(Source material begins)

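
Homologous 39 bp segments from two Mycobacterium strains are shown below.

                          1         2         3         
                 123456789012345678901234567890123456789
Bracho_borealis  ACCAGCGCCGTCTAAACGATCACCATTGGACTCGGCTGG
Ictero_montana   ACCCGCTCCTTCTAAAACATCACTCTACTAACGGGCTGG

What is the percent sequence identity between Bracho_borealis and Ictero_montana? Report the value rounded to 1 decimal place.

66.7%

Mismatches occur at site 4 (A→C), site 7 (G→T), site 10 (G→T), site 17 (C→A), site 18 (G→C), site 24 (C→T), site 25 (A→C), site 27 (T→A), site 28 (G→C), site 29 (G→T), site 31 (C→A), site 32 (T→C), site 33 (C→G).
26 of the 39 sites match, so the percent identity is 26/39 × 100 = 66.7%.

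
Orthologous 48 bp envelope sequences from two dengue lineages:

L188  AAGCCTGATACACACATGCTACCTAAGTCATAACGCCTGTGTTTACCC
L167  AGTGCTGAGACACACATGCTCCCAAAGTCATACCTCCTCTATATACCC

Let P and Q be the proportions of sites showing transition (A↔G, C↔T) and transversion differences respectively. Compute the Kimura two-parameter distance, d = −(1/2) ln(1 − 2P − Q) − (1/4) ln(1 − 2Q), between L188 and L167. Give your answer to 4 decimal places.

Mismatches occur at site 2 (A↔G, transition), site 3 (G↔T, transversion), site 4 (C↔G, transversion), site 9 (T↔G, transversion), site 21 (A↔C, transversion), site 24 (T↔A, transversion), site 33 (A↔C, transversion), site 35 (G↔T, transversion), site 39 (G↔C, transversion), site 41 (G↔A, transition), site 43 (T↔A, transversion).
Of the 11 differences, 2 transitions and 9 transversions over 48 sites: P = 2/48 = 0.041667, Q = 9/48 = 0.187500.
d = −0.5·ln(0.729166) − 0.25·ln(0.625000) = −0.5·(-0.315854) − 0.25·(-0.470004) = 0.2754.

0.2754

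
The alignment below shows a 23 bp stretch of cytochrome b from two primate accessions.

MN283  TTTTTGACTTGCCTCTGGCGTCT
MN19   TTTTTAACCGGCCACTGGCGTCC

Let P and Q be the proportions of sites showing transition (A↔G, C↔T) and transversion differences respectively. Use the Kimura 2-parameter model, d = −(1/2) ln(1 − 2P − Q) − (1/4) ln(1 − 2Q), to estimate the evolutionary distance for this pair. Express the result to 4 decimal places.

0.2615

Differing sites — 6:G/A (Ti); 9:T/C (Ti); 10:T/G (Tv); 14:T/A (Tv); 23:T/C (Ti).
Of the 5 differences, 3 transitions and 2 transversions over 23 sites: P = 3/23 = 0.130435, Q = 2/23 = 0.086957.
d = −0.5·ln(0.652173) − 0.25·ln(0.826086) = −0.5·(-0.427445) − 0.25·(-0.191056) = 0.2615.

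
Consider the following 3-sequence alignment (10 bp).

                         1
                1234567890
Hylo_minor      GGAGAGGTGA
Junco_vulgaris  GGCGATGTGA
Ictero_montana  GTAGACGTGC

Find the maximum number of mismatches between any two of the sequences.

4

Pairwise Hamming distances:
  Hylo_minor vs Junco_vulgaris: 2
  Hylo_minor vs Ictero_montana: 3
  Junco_vulgaris vs Ictero_montana: 4
The largest is 4, between Junco_vulgaris and Ictero_montana.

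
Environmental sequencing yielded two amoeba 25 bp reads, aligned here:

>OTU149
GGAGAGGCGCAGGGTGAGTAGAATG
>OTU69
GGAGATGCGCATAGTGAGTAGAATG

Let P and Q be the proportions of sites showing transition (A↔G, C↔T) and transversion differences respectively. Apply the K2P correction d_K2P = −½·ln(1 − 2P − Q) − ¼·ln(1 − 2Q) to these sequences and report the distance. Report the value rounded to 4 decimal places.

The sequences differ at positions 6 (G/T, transversion), 12 (G/T, transversion), 13 (G/A, transition).
Of the 3 differences, 1 transition and 2 transversions over 25 sites: P = 1/25 = 0.040000, Q = 2/25 = 0.080000.
d = −0.5·ln(0.840000) − 0.25·ln(0.840000) = −0.5·(-0.174353) − 0.25·(-0.174353) = 0.1308.

0.1308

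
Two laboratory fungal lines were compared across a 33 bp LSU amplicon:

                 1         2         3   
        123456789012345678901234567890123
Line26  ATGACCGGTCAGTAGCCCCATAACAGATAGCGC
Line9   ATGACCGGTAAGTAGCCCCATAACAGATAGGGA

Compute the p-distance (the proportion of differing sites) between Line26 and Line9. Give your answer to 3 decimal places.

0.091

The sequences differ at positions 10 (C/A), 31 (C/G), 33 (C/A).
There are 3 differences over 33 sites, so p = 3/33 = 0.091.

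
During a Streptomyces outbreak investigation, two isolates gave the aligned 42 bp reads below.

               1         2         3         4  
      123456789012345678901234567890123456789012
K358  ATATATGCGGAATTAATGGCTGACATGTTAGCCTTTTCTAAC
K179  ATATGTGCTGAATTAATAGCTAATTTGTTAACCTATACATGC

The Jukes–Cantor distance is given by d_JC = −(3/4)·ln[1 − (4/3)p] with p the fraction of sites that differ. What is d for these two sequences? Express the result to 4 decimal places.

Differing sites — 5:A/G; 9:G/T; 18:G/A; 22:G/A; 24:C/T; 25:A/T; 31:G/A; 35:T/A; 37:T/A; 39:T/A; 40:A/T; 41:A/G.
p = 12/42 = 0.285714.
d = −0.75 · ln(1 − (4/3)·0.285714) = −0.75 · ln(0.619048) = −0.75 · (-0.479572) = 0.3597.

0.3597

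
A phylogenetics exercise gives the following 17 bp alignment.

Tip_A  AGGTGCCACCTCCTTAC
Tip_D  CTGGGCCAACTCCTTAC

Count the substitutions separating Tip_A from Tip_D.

4

Differing sites — 1:A/C; 2:G/T; 4:T/G; 9:C/A.
That gives 4 mismatches out of 17 aligned sites, so the Hamming distance is 4.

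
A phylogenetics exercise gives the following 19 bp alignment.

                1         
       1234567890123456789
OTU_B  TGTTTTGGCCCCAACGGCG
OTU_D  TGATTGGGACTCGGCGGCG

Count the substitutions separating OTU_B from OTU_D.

The sequences differ at positions 3 (T/A), 6 (T/G), 9 (C/A), 11 (C/T), 13 (A/G), 14 (A/G).
That gives 6 mismatches out of 19 aligned sites, so the Hamming distance is 6.

6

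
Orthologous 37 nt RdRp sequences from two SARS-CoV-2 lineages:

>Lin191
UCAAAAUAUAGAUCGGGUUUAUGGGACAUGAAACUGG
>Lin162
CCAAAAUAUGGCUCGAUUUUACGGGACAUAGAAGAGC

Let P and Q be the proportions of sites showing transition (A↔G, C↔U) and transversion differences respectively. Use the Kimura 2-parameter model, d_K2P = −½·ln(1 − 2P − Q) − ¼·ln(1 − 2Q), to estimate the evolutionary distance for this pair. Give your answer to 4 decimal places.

Mismatches occur at site 1 (U↔C, transition), site 10 (A↔G, transition), site 12 (A↔C, transversion), site 16 (G↔A, transition), site 17 (G↔U, transversion), site 22 (U↔C, transition), site 30 (G↔A, transition), site 31 (A↔G, transition), site 34 (C↔G, transversion), site 35 (U↔A, transversion), site 37 (G↔C, transversion).
Of the 11 differences, 6 transitions and 5 transversions over 37 sites: P = 6/37 = 0.162162, Q = 5/37 = 0.135135.
d = −0.5·ln(0.540541) − 0.25·ln(0.729730) = −0.5·(-0.615185) − 0.25·(-0.315081) = 0.3864.

0.3864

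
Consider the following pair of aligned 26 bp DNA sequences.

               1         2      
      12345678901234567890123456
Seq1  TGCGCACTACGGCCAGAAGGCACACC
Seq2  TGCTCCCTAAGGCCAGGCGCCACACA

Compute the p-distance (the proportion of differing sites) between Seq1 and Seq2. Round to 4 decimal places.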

(Source material ends)

What is required: Check each line of the records above for the string "below", and report every line that has it.

Exercise answer:
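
Homologous 39 bp segments from two Mycobacterium strains are shown below.
The alignment below shows a 23 bp stretch of cytochrome b from two primate accessions.
During a Streptomyces outbreak investigation, two isolates gave the aligned 42 bp reads below.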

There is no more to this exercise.